Input section start
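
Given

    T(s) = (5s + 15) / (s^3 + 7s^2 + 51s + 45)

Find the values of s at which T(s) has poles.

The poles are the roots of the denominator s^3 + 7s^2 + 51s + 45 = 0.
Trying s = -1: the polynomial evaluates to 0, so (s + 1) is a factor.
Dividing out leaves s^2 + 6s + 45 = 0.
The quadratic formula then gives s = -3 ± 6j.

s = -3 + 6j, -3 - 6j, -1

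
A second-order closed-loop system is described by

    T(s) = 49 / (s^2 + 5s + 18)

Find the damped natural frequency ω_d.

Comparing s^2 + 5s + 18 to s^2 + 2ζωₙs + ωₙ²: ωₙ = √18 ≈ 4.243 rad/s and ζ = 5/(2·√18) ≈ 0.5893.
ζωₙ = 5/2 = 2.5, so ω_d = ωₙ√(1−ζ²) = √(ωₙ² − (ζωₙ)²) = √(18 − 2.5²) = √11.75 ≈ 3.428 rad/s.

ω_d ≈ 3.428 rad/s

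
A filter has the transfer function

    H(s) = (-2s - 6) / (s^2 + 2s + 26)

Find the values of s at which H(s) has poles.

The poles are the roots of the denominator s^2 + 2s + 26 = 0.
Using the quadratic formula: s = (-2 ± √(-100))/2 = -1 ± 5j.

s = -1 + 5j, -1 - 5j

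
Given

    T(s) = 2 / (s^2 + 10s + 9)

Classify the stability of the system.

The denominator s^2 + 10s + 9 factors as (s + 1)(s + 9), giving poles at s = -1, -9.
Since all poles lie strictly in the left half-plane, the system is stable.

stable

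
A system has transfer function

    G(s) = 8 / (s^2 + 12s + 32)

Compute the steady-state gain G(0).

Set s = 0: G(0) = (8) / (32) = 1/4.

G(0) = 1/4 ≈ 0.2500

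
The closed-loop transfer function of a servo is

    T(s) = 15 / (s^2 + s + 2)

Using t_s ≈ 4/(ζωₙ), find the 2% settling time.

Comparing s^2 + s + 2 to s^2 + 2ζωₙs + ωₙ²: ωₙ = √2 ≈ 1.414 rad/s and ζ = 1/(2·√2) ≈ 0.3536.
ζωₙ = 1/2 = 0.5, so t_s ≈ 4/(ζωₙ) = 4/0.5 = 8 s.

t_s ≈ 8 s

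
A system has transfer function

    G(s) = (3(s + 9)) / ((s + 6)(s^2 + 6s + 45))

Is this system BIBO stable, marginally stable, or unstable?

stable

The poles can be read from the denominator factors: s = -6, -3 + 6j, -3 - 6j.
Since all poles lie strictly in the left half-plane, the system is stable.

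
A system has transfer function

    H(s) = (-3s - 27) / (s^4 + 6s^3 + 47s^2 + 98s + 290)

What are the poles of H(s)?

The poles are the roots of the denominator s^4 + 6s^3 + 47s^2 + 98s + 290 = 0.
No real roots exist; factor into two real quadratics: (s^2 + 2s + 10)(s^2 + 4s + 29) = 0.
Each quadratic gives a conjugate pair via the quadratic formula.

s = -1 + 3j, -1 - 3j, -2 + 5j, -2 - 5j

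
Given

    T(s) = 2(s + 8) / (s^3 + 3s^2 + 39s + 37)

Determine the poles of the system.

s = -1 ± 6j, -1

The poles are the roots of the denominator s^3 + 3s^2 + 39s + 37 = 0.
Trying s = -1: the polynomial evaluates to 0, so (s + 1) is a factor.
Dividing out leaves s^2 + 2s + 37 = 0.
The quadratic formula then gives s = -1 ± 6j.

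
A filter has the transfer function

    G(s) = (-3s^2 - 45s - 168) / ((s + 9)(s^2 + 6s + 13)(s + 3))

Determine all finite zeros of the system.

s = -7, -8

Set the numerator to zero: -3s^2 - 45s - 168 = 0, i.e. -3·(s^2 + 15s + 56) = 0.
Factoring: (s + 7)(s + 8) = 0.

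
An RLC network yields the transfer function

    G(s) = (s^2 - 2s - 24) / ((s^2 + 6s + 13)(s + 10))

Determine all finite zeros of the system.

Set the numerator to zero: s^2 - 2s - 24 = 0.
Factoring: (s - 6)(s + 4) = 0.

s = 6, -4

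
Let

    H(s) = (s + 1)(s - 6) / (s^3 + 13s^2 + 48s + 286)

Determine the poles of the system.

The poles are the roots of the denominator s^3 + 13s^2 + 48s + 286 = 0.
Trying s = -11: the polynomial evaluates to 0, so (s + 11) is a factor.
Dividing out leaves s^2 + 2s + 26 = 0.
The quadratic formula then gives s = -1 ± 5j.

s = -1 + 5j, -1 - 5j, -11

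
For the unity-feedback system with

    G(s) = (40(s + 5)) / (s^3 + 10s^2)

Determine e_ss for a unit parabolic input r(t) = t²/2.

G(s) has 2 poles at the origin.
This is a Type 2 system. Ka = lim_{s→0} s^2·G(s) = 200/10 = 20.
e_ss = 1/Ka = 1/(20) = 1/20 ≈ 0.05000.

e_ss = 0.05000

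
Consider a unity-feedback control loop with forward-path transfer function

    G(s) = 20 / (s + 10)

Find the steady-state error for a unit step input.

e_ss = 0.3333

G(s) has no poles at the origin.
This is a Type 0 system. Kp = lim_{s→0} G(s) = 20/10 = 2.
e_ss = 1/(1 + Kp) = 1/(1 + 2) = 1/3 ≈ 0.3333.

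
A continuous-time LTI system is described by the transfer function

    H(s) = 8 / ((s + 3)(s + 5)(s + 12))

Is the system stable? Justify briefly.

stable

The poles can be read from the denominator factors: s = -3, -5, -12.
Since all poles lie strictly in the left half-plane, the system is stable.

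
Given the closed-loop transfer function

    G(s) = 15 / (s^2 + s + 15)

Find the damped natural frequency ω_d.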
Input section end
* Assignment
From the data above, say how many lines include "described", and write nothing but the number.

* Result of this exercise
2